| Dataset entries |
****************
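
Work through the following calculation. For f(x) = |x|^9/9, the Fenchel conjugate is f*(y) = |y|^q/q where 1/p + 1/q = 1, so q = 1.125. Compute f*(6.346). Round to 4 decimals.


The conjugate exponent q satisfies 1/p + 1/q = 1.
p = 9, so q = 9/(9 - 1) = 1.125
|y|^q = 6.346^1.125 = 7.9949
f*(6.346) = 7.9949 / 1.125 = 7.1066


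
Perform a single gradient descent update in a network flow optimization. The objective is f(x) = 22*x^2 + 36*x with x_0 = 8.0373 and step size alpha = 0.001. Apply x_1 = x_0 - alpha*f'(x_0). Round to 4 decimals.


We compute the gradient at x_0 and apply the update.
f'(x) = 44*x + 36
f'(8.0373) = 44*8.0373 + 36 = 389.6412
x_1 = 8.0373 - 0.001*389.6412 = 7.6477


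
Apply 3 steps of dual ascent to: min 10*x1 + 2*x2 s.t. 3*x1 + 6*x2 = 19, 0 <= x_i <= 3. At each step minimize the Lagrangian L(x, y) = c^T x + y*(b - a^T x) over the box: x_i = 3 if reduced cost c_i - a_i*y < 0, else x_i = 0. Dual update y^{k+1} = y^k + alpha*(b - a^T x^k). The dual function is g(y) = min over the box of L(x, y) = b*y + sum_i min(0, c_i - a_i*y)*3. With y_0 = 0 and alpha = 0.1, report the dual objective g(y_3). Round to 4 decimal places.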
****************
| Task to carry out |
The records above must be written out again exactly.

| Written answer |
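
Work through the following calculation. For f(x) = |x|^9/9, the Fenchel conjugate is f*(y) = |y|^q/q where 1/p + 1/q = 1, so q = 1.125. Compute f*(6.346). Round to 4 decimals.


The conjugate exponent q satisfies 1/p + 1/q = 1.
p = 9, so q = 9/(9 - 1) = 1.125
|y|^q = 6.346^1.125 = 7.9949
f*(6.346) = 7.9949 / 1.125 = 7.1066


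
Perform a single gradient descent update in a network flow optimization. The objective is f(x) = 22*x^2 + 36*x with x_0 = 8.0373 and step size alpha = 0.001. Apply x_1 = x_0 - alpha*f'(x_0). Round to 4 decimals.


We compute the gradient at x_0 and apply the update.
f'(x) = 44*x + 36
f'(8.0373) = 44*8.0373 + 36 = 389.6412
x_1 = 8.0373 - 0.001*389.6412 = 7.6477


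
Apply 3 steps of dual ascent to: min 10*x1 + 2*x2 s.t. 3*x1 + 6*x2 = 19, 0 <= x_i <= 3. At each step minimize the Lagrangian L(x, y) = c^T x + y*(b - a^T x) over the box: x_i = 3 if reduced cost c_i - a_i*y < 0, else x_i = 0. Dual update y^{k+1} = y^k + alpha*(b - a^T x^k). The dual function is g(y) = min over the box of L(x, y) = b*y + sum_i min(0, c_i - a_i*y)*3. With y_0 = 0 and alpha = 0.1, report the dual objective g(y_3). Round to 4 decimal places.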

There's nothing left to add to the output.